= What the exercise asks =
An identical transcription of the records is required.

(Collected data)
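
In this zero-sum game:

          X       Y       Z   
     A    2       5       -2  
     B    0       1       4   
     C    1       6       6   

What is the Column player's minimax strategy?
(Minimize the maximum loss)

Column should play X, value = 2

Work:
Column player minimizes Row's maximum payoff:
Column X: max payoff to Row = 2
Column Y: max payoff to Row = 6
Column Z: max payoff to Row = 6
Minimum is 2, achieved by column X.
Minimax strategy: X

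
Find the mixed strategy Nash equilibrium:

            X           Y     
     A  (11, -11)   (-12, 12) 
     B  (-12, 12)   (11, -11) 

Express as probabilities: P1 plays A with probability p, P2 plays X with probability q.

p = 0.5, q = 0.5

Work:
Find probabilities that make opponent indifferent:
P2 chooses q to make P1 indifferent between A and B
P1 chooses p to make P2 indifferent between X and Y
Mixed NE: P1 plays (A: 0.5, B: 0.5), P2 plays (X: 0.5, Y: 0.5)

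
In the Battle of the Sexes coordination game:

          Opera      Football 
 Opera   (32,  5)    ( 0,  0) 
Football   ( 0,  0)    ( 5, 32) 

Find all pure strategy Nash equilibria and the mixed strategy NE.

Pure NE: (Opera, Opera) and (Football, Football); Mixed NE: p = 0.8649, q = 0.1351

Work:
Check pure NE:
(Opera, Opera): (32, 5) - no unilateral deviation beneficial
(Football, Football): (5, 32) - no unilateral deviation beneficial
Mixed NE: P1 plays Opera with p = 0.8649, P2 plays Opera with q = 0.1351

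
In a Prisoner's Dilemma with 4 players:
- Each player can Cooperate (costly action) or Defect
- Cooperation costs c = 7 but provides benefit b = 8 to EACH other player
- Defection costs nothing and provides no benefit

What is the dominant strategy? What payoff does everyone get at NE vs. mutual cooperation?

Dominant: Defect; NE payoff = 0; Coop payoff = 17

Work:
Defect dominates (saves cost c = 7, benefit to others is external)
NE: All defect → everyone gets 0
If all cooperate: each receives (3)×8 - 7 = 17
Social dilemma: 17 > 0 but NE gives 0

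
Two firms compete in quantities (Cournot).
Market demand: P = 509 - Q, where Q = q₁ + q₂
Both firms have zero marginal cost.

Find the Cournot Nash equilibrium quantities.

q₁* = q₂* = 169.67; P* = 169.67

Work:
Profit: π_i = P·q_i = (a - q_i - q_j)·q_i
FOC: ∂π_i/∂q_i = a - 2q_i - q_j = 0
Reaction function: q_i = (509 - q_j)/2
Symmetry: q* = 509/3 = 169.67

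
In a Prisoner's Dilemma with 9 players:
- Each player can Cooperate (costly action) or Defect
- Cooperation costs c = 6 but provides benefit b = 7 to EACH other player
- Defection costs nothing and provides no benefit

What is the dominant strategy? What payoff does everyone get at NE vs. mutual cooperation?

Dominant: Defect; NE payoff = 0; Coop payoff = 50

Work:
Defect dominates (saves cost c = 6, benefit to others is external)
NE: All defect → everyone gets 0
If all cooperate: each receives (8)×7 - 6 = 50
Social dilemma: 50 > 0 but NE gives 0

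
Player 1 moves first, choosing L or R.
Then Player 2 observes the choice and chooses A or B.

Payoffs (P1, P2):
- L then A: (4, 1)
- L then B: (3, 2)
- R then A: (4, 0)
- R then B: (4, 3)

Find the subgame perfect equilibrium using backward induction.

P1 plays R, P2 plays B after L and B after R; Payoff (4, 3)

Work:
Backward induction:
After L: P2 chooses B → P1 gets 3
After R: P2 chooses B → P1 gets 4
P1 chooses R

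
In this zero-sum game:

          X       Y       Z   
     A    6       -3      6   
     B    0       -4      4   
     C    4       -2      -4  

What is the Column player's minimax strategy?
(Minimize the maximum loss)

Column should play Y, value = -2

Work:
Column player minimizes Row's maximum payoff:
Column X: max payoff to Row = 6
Column Y: max payoff to Row = -2
Column Z: max payoff to Row = 6
Minimum is -2, achieved by column Y.
Minimax strategy: Y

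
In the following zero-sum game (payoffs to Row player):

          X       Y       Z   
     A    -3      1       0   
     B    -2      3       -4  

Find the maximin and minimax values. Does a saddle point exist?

Maximin = -3, Minimax = -2, Saddle: False

Work:
Row minimums: [-3, -4] → maximin = -3
Column maximums: [-2, 3, 0] → minimax = -2
No saddle point (maximin ≠ minimax). Mixed strategy needed.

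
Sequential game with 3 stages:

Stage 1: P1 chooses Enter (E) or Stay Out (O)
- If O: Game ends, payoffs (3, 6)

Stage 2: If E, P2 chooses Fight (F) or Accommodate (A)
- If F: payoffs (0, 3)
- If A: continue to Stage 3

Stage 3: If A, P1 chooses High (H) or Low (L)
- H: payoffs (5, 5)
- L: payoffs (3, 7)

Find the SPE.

SPE: (E, A, H); Outcome (5, 5)

Work:
Stage 3: P1 chooses H (5 vs 3)
Stage 2: P2: F->3, A->5 (anticipating H). Choose A
Stage 1: P1: O->3, E->5 (anticipating A, H). Choose E
SPE path: E -> A -> H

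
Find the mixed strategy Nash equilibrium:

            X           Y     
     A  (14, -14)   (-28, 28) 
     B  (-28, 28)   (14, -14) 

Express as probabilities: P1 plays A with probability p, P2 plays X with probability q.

p = 0.5, q = 0.5

Work:
Find probabilities that make opponent indifferent:
P2 chooses q to make P1 indifferent between A and B
P1 chooses p to make P2 indifferent between X and Y
Mixed NE: P1 plays (A: 0.5, B: 0.5), P2 plays (X: 0.5, Y: 0.5)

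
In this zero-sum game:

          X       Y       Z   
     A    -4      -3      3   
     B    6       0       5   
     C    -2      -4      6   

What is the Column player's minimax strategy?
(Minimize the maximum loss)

Column should play Y, value = 0

Work:
Column player minimizes Row's maximum payoff:
Column X: max payoff to Row = 6
Column Y: max payoff to Row = 0
Column Z: max payoff to Row = 6
Minimum is 0, achieved by column Y.
Minimax strategy: Y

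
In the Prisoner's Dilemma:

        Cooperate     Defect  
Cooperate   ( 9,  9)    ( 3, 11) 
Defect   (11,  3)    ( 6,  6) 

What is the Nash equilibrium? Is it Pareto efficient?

(Defect, Defect) is NE; not Pareto efficient

Work:
Defect dominates Cooperate for both players:
If P2 cooperates: Defect (11) > Cooperate (9)
If P2 defects: Defect (6) > Cooperate (3)
NE: (Defect, Defect) with payoff (6, 6)
But (Cooperate, Cooperate) = (9, 9) Pareto dominates (6, 6)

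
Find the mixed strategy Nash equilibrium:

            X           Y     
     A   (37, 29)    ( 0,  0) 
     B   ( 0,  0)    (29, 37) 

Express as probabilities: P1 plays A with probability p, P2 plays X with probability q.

p = 0.5606, q = 0.4394

Work:
Find probabilities that make opponent indifferent:
P2 chooses q to make P1 indifferent between A and B
P1 chooses p to make P2 indifferent between X and Y
Mixed NE: P1 plays (A: 0.5606, B: 0.4394), P2 plays (X: 0.4394, Y: 0.5606)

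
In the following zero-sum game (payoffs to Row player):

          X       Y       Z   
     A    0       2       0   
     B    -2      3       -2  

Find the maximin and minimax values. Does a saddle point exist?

Maximin = 0, Minimax = 0, Saddle: True

Work:
Row minimums: [0, -2] → maximin = 0
Column maximums: [0, 3, 0] → minimax = 0
Saddle point exists! Game value = 0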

= Expected answer =
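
In this zero-sum game:

          X       Y       Z   
     A    2       5       -2  
     B    0       1       4   
     C    1       6       6   

What is the Column player's minimax strategy?
(Minimize the maximum loss)

Column should play X, value = 2

Work:
Column player minimizes Row's maximum payoff:
Column X: max payoff to Row = 2
Column Y: max payoff to Row = 6
Column Z: max payoff to Row = 6
Minimum is 2, achieved by column X.
Minimax strategy: X

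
Find the mixed strategy Nash equilibrium:

            X           Y     
     A  (11, -11)   (-12, 12) 
     B  (-12, 12)   (11, -11) 

Express as probabilities: P1 plays A with probability p, P2 plays X with probability q.

p = 0.5, q = 0.5

Work:
Find probabilities that make opponent indifferent:
P2 chooses q to make P1 indifferent between A and B
P1 chooses p to make P2 indifferent between X and Y
Mixed NE: P1 plays (A: 0.5, B: 0.5), P2 plays (X: 0.5, Y: 0.5)

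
In the Battle of the Sexes coordination game:

          Opera      Football 
 Opera   (32,  5)    ( 0,  0) 
Football   ( 0,  0)    ( 5, 32) 

Find all pure strategy Nash equilibria and the mixed strategy NE.

Pure NE: (Opera, Opera) and (Football, Football); Mixed NE: p = 0.8649, q = 0.1351

Work:
Check pure NE:
(Opera, Opera): (32, 5) - no unilateral deviation beneficial
(Football, Football): (5, 32) - no unilateral deviation beneficial
Mixed NE: P1 plays Opera with p = 0.8649, P2 plays Opera with q = 0.1351

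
In a Prisoner's Dilemma with 4 players:
- Each player can Cooperate (costly action) or Defect
- Cooperation costs c = 7 but provides benefit b = 8 to EACH other player
- Defection costs nothing and provides no benefit

What is the dominant strategy? What payoff does everyone get at NE vs. mutual cooperation?

Dominant: Defect; NE payoff = 0; Coop payoff = 17

Work:
Defect dominates (saves cost c = 7, benefit to others is external)
NE: All defect → everyone gets 0
If all cooperate: each receives (3)×8 - 7 = 17
Social dilemma: 17 > 0 but NE gives 0

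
Two firms compete in quantities (Cournot).
Market demand: P = 509 - Q, where Q = q₁ + q₂
Both firms have zero marginal cost.

Find the Cournot Nash equilibrium quantities.

q₁* = q₂* = 169.67; P* = 169.67

Work:
Profit: π_i = P·q_i = (a - q_i - q_j)·q_i
FOC: ∂π_i/∂q_i = a - 2q_i - q_j = 0
Reaction function: q_i = (509 - q_j)/2
Symmetry: q* = 509/3 = 169.67

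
In a Prisoner's Dilemma with 9 players:
- Each player can Cooperate (costly action) or Defect
- Cooperation costs c = 6 but provides benefit b = 7 to EACH other player
- Defection costs nothing and provides no benefit

What is the dominant strategy? What payoff does everyone get at NE vs. mutual cooperation?

Dominant: Defect; NE payoff = 0; Coop payoff = 50

Work:
Defect dominates (saves cost c = 6, benefit to others is external)
NE: All defect → everyone gets 0
If all cooperate: each receives (8)×7 - 6 = 50
Social dilemma: 50 > 0 but NE gives 0

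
Player 1 moves first, choosing L or R.
Then Player 2 observes the choice and chooses A or B.

Payoffs (P1, P2):
- L then A: (4, 1)
- L then B: (3, 2)
- R then A: (4, 0)
- R then B: (4, 3)

Find the subgame perfect equilibrium using backward induction.

P1 plays R, P2 plays B after L and B after R; Payoff (4, 3)

Work:
Backward induction:
After L: P2 chooses B → P1 gets 3
After R: P2 chooses B → P1 gets 4
P1 chooses R

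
In this zero-sum game:

          X       Y       Z   
     A    6       -3      6   
     B    0       -4      4   
     C    4       -2      -4  

What is the Column player's minimax strategy?
(Minimize the maximum loss)

Column should play Y, value = -2

Work:
Column player minimizes Row's maximum payoff:
Column X: max payoff to Row = 6
Column Y: max payoff to Row = -2
Column Z: max payoff to Row = 6
Minimum is -2, achieved by column Y.
Minimax strategy: Y

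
In the following zero-sum game (payoffs to Row player):

          X       Y       Z   
     A    -3      1       0   
     B    -2      3       -4  

Find the maximin and minimax values. Does a saddle point exist?

Maximin = -3, Minimax = -2, Saddle: False

Work:
Row minimums: [-3, -4] → maximin = -3
Column maximums: [-2, 3, 0] → minimax = -2
No saddle point (maximin ≠ minimax). Mixed strategy needed.

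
Sequential game with 3 stages:

Stage 1: P1 chooses Enter (E) or Stay Out (O)
- If O: Game ends, payoffs (3, 6)

Stage 2: If E, P2 chooses Fight (F) or Accommodate (A)
- If F: payoffs (0, 3)
- If A: continue to Stage 3

Stage 3: If A, P1 chooses High (H) or Low (L)
- H: payoffs (5, 5)
- L: payoffs (3, 7)

Find the SPE.

SPE: (E, A, H); Outcome (5, 5)

Work:
Stage 3: P1 chooses H (5 vs 3)
Stage 2: P2: F->3, A->5 (anticipating H). Choose A
Stage 1: P1: O->3, E->5 (anticipating A, H). Choose E
SPE path: E -> A -> H

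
Find the mixed strategy Nash equilibrium:

            X           Y     
     A  (14, -14)   (-28, 28) 
     B  (-28, 28)   (14, -14) 

Express as probabilities: P1 plays A with probability p, P2 plays X with probability q.

p = 0.5, q = 0.5

Work:
Find probabilities that make opponent indifferent:
P2 chooses q to make P1 indifferent between A and B
P1 chooses p to make P2 indifferent between X and Y
Mixed NE: P1 plays (A: 0.5, B: 0.5), P2 plays (X: 0.5, Y: 0.5)

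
In this zero-sum game:

          X       Y       Z   
     A    -4      -3      3   
     B    6       0       5   
     C    -2      -4      6   

What is the Column player's minimax strategy?
(Minimize the maximum loss)

Column should play Y, value = 0

Work:
Column player minimizes Row's maximum payoff:
Column X: max payoff to Row = 6
Column Y: max payoff to Row = 0
Column Z: max payoff to Row = 6
Minimum is 0, achieved by column Y.
Minimax strategy: Y

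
In the Prisoner's Dilemma:

        Cooperate     Defect  
Cooperate   ( 9,  9)    ( 3, 11) 
Defect   (11,  3)    ( 6,  6) 

What is the Nash equilibrium? Is it Pareto efficient?

(Defect, Defect) is NE; not Pareto efficient

Work:
Defect dominates Cooperate for both players:
If P2 cooperates: Defect (11) > Cooperate (9)
If P2 defects: Defect (6) > Cooperate (3)
NE: (Defect, Defect) with payoff (6, 6)
But (Cooperate, Cooperate) = (9, 9) Pareto dominates (6, 6)

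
Find the mixed strategy Nash equilibrium:

            X           Y     
     A   (37, 29)    ( 0,  0) 
     B   ( 0,  0)    (29, 37) 

Express as probabilities: P1 plays A with probability p, P2 plays X with probability q.

p = 0.5606, q = 0.4394

Work:
Find probabilities that make opponent indifferent:
P2 chooses q to make P1 indifferent between A and B
P1 chooses p to make P2 indifferent between X and Y
Mixed NE: P1 plays (A: 0.5606, B: 0.4394), P2 plays (X: 0.4394, Y: 0.5606)

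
In the following zero-sum game (payoffs to Row player):

          X       Y       Z   
     A    0       2       0   
     B    -2      3       -2  

Find the maximin and minimax values. Does a saddle point exist?

Maximin = 0, Minimax = 0, Saddle: True

Work:
Row minimums: [0, -2] → maximin = 0
Column maximums: [0, 3, 0] → minimax = 0
Saddle point exists! Game value = 0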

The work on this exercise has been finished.